Exercise objective: Copy exactly, and copy only, the lines from the one bearing "A golf ball is chipped" through the final line of the records.

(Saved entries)
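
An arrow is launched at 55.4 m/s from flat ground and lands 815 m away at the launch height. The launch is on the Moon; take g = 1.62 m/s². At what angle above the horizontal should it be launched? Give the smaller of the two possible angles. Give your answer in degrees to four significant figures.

Level-ground range R = v₀² sin(2θ)/g ⇒ sin(2θ) = gR/v₀² = 1.62 × 815 / 55.4² = 0.4302.
2θ = 25.48° or 180° − 25.48° = 154.5°, so θ = 12.74° or 77.26°.
The smaller angle is 12.74°.

12.74°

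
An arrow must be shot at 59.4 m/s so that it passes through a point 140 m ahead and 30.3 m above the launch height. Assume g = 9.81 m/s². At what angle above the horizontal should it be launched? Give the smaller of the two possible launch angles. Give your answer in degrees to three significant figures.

Trajectory: y = x tanθ − g x² (1 + tan²θ)/(2v₀²). With x = 140, y = 30.3, v₀ = 59.4, g = 9.81:
27.25 tan²θ − 140 tanθ + (57.55) = 0.
tanθ = [140 ± √(140² − 4 × 27.25 × (57.55))] / (2 × 27.25) = (140 ± 115.4) / 54.49, giving tanθ = 0.4506 or 4.688.
θ = 24.25° or 77.96°; the smaller is 24.25°.

24.3°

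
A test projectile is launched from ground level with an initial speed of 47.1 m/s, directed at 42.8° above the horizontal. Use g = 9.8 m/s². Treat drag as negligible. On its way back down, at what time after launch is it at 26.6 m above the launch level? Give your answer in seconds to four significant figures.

Horizontal component vₓ = 47.10 cos 42.8° = 34.56 m/s; vertical v_y0 = 47.10 sin 42.8° = 32.00 m/s.
Height y(t) = 32.00 t − 4.900 t² = 26.6 gives 4.900 t² − 32.00 t + 26.6 = 0.
t = [32.00 ± √(32.00² − 2·9.80·26.6)] / 9.80 = (32.00 ± 22.42) / 9.80, so t = 0.9775 s or t = 5.553 s.
The descending-branch root is 5.553 s.

5.553 s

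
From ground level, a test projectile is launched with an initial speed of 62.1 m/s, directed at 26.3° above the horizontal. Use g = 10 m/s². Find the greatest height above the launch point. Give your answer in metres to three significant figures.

Components: vₓ = 62.10 cos 26.3° = 55.67 m/s, v_y0 = 62.10 sin 26.3° = 27.51 m/s.
At the apex v_y = 0, so H = v_y0²/(2g) = 27.51²/20.00 = 37.85 m.

37.9 m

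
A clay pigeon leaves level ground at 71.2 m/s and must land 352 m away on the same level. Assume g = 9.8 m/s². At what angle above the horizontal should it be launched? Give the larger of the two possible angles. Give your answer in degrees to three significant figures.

68.6°

From R = (v₀²/g) sin 2θ: sin 2θ = 9.80 × 352 / 5069.4 = 0.6805.
2θ = 42.88° or 180° − 42.88° = 137.1°, so θ = 21.44° or 68.56°.
The larger angle is 68.56°.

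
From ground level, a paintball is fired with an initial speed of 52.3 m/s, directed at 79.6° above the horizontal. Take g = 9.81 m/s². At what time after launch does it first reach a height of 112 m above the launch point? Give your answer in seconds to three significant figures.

3.08 s

vₓ = 52.30 cos 79.6° = 9.441 m/s; v_y0 = 52.30 sin 79.6° = 51.44 m/s.
Height y(t) = 51.44 t − 4.905 t² = 112 gives 4.905 t² − 51.44 t + 112 = 0.
t = [51.44 ± √(51.44² − 2·9.81·112)] / 9.81 = (51.44 ± 21.18) / 9.81, so t = 3.084 s or t = 7.403 s.
The first (ascending) time is 3.084 s.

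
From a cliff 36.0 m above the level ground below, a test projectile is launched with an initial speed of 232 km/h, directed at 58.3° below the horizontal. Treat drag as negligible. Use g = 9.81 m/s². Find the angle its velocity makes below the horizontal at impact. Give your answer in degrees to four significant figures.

Convert: 232 km/h = 232/3.6 = 64.44 m/s.
Resolve: vₓ = 64.44 cos 58.3° = 33.86 m/s and v_y0 = −54.83 m/s (downward).
With up positive and y = 0 at the ground: y(t) = 36.0 + (−54.83) t − 4.905 t². Setting y = 0 and taking the positive root: t = [−54.83 + √(54.83² + 2·9.81·36.0)] / 9.81 = (−54.83 + 60.93) / 9.81 = 0.6220 s.
At impact: v_y = v_y0 − g t = −60.93 m/s; vₓ = 33.86 m/s.
Angle below horizontal: arctan(|v_y|/vₓ) = arctan(60.93/33.86) = 60.94°.

60.94°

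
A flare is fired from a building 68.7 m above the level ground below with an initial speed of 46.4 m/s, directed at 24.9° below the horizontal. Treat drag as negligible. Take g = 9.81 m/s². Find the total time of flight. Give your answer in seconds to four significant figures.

Components: vₓ = 46.40 cos 24.9° = 42.09 m/s, v_y0 = −19.54 m/s (downward).
The projectile lands when y = 68.7 + (−19.54) t − ½·9.81·t² = 0. Positive root: t = (−19.54 + √(19.54² + 2·9.81·68.7)) / 9.81 = (−19.54 + 41.59) / 9.81 = 2.248 s.

2.248 s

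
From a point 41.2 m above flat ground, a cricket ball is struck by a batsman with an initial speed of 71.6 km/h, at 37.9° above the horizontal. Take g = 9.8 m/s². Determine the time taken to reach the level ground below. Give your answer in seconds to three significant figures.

Convert: 71.6 km/h = 71.6/3.6 = 19.89 m/s.
Components: vₓ = 19.89 cos 37.9° = 15.69 m/s, v_y0 = 19.89 sin 37.9° = 12.22 m/s.
The projectile lands when y = 41.2 + (12.22) t − ½·9.80·t² = 0. Positive root: t = (12.22 + √(12.22² + 2·9.80·41.2)) / 9.80 = (12.22 + 30.93) / 9.80 = 4.403 s.

4.40 s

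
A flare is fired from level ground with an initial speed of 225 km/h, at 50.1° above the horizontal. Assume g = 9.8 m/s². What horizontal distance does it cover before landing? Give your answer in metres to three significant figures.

Convert: 225 km/h = 225/3.6 = 62.50 m/s.
Components: vₓ = 62.50 cos 50.1° = 40.09 m/s, v_y0 = 62.50 sin 50.1° = 47.95 m/s.
Time aloft: T = 2 v_y0 / g = 2 × 47.95 / 9.80 = 9.785 s.
Range: R = vₓ T = 40.09 × 9.785 = 392.3 m.

392 m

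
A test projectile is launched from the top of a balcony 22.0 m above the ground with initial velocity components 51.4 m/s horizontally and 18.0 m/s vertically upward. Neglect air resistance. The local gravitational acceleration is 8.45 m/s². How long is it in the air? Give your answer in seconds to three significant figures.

5.25 s

Vertical motion (up positive, ground at y = 0): 4.225 t² − (18.00) t − 22.0 = 0, so t = (18.00 + √(18.00² + 2·8.45·22.0)) / 8.45 = (18.00 + 26.38) / 8.45 = 5.252 s.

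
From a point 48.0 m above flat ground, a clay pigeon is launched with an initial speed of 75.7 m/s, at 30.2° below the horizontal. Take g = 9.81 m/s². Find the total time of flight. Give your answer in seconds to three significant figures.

1.10 s

Components: vₓ = 75.70 cos 30.2° = 65.43 m/s, v_y0 = −38.08 m/s (downward).
Vertical motion (up positive, ground at y = 0): 4.905 t² − (−38.08) t − 48.0 = 0, so t = (−38.08 + √(38.08² + 2·9.81·48.0)) / 9.81 = (−38.08 + 48.91) / 9.81 = 1.104 s.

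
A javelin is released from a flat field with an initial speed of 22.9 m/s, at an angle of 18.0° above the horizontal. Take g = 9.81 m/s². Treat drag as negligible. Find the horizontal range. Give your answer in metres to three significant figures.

Components: vₓ = 22.90 cos 18.0° = 21.78 m/s, v_y0 = 22.90 sin 18.0° = 7.076 m/s.
Flight time T = 2 v_y0 / g = 1.443 s.
Range: R = vₓ T = 21.78 × 1.443 = 31.42 m.

31.4 m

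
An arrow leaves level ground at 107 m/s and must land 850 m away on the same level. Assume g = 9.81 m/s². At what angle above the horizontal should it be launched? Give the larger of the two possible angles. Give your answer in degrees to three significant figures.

66.6°

R = v₀² sin 2θ / g gives sin 2θ = gR/v₀² = 9.81·850/107² = 0.7283.
2θ = 46.75° or 180° − 46.75° = 133.3°, so θ = 23.37° or 66.63°.
The larger angle is 66.63°.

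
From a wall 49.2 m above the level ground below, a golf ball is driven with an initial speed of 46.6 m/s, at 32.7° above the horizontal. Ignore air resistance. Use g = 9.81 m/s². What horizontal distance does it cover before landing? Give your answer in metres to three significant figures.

260 m

vₓ = 46.60 cos 32.7° = 39.21 m/s; v_y0 = 46.60 sin 32.7° = 25.18 m/s.
With up positive and y = 0 at the ground: y(t) = 49.2 + (25.18) t − 4.905 t². Setting y = 0 and taking the positive root: t = [25.18 + √(25.18² + 2·9.81·49.2)] / 9.81 = (25.18 + 39.99) / 9.81 = 6.643 s.
Horizontal distance: R = vₓ t = 39.21 × 6.643 = 260.5 m.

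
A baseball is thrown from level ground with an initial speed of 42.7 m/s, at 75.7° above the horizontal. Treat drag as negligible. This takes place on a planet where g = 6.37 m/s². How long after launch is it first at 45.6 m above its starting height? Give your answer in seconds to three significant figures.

Resolve: vₓ = 42.70 cos 75.7° = 10.55 m/s and v_y0 = 42.70 sin 75.7° = 41.38 m/s.
Height y(t) = 41.38 t − 3.185 t² = 45.6 gives 3.185 t² − 41.38 t + 45.6 = 0.
Quadratic formula: t = (41.38 ± √1131.1) / 6.37 = (41.38 ± 33.63) / 6.37 → t = 1.216 s or 11.78 s.
The first (ascending) time is 1.216 s.

1.22 s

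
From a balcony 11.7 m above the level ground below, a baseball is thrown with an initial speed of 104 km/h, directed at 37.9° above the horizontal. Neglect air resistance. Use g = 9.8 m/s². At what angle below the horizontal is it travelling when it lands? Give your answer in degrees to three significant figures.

Convert: 104 km/h = 104/3.6 = 28.89 m/s.
Horizontal component vₓ = 28.89 cos 37.9° = 22.80 m/s; vertical v_y0 = 28.89 sin 37.9° = 17.75 m/s.
With up positive and y = 0 at the ground: y(t) = 11.7 + (17.75) t − 4.900 t². Setting y = 0 and taking the positive root: t = [17.75 + √(17.75² + 2·9.80·11.7)] / 9.80 = (17.75 + 23.33) / 9.80 = 4.191 s.
At impact: v_y = v_y0 − g t = −23.33 m/s; vₓ = 22.80 m/s.
Angle below horizontal: arctan(|v_y|/vₓ) = arctan(23.33/22.80) = 45.66°.

45.7°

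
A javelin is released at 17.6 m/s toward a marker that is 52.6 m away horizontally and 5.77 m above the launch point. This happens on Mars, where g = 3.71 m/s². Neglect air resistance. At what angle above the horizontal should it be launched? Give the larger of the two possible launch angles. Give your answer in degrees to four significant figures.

69.46°

Trajectory: y = x tanθ − g x² (1 + tan²θ)/(2v₀²). With x = 52.6, y = 5.77, v₀ = 17.6, g = 3.71:
16.57 tan²θ − 52.6 tanθ + (22.34) = 0.
tanθ = [52.6 ± √(52.6² − 4 × 16.57 × (22.34))] / (2 × 16.57) = (52.6 ± 35.86) / 33.14, giving tanθ = 0.5050 or 2.670.
θ = 26.80° or 69.46°; the larger is 69.46°.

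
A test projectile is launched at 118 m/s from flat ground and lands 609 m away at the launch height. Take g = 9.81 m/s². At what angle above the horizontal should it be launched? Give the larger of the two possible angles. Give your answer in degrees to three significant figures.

Level-ground range R = v₀² sin(2θ)/g ⇒ sin(2θ) = gR/v₀² = 9.81 × 609 / 118² = 0.4291.
2θ = 25.41° or 180° − 25.41° = 154.6°, so θ = 12.70° or 77.30°.
The larger angle is 77.30°.

77.3°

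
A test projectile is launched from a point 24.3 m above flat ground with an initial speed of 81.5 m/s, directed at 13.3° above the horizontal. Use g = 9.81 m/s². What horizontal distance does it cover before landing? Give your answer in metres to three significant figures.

vₓ = 81.50 cos 13.3° = 79.31 m/s; v_y0 = 81.50 sin 13.3° = 18.75 m/s.
Vertical motion (up positive, ground at y = 0): 4.905 t² − (18.75) t − 24.3 = 0, so t = (18.75 + √(18.75² + 2·9.81·24.3)) / 9.81 = (18.75 + 28.78) / 9.81 = 4.845 s.
Horizontal distance: R = vₓ t = 79.31 × 4.845 = 384.3 m.

384 m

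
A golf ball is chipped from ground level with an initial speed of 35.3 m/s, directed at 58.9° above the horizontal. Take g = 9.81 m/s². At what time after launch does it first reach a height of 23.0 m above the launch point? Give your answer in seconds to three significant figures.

0.889 s

Components: vₓ = 35.30 cos 58.9° = 18.23 m/s, v_y0 = 35.30 sin 58.9° = 30.23 m/s.
Height y(t) = 30.23 t − 4.905 t² = 23.0 gives 4.905 t² − 30.23 t + 23.0 = 0.
t = [30.23 ± √(30.23² − 2·9.81·23.0)] / 9.81 = (30.23 ± 21.50) / 9.81, so t = 0.8893 s or t = 5.273 s.
The first (ascending) time is 0.8893 s.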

Output below:
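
A golf ball is chipped from ground level with an initial speed of 35.3 m/s, directed at 58.9° above the horizontal. Take g = 9.81 m/s². At what time after launch does it first reach a height of 23.0 m above the launch point? Give your answer in seconds to three significant figures.

0.889 s

Components: vₓ = 35.30 cos 58.9° = 18.23 m/s, v_y0 = 35.30 sin 58.9° = 30.23 m/s.
Height y(t) = 30.23 t − 4.905 t² = 23.0 gives 4.905 t² − 30.23 t + 23.0 = 0.
t = [30.23 ± √(30.23² − 2·9.81·23.0)] / 9.81 = (30.23 ± 21.50) / 9.81, so t = 0.8893 s or t = 5.273 s.
The first (ascending) time is 0.8893 s.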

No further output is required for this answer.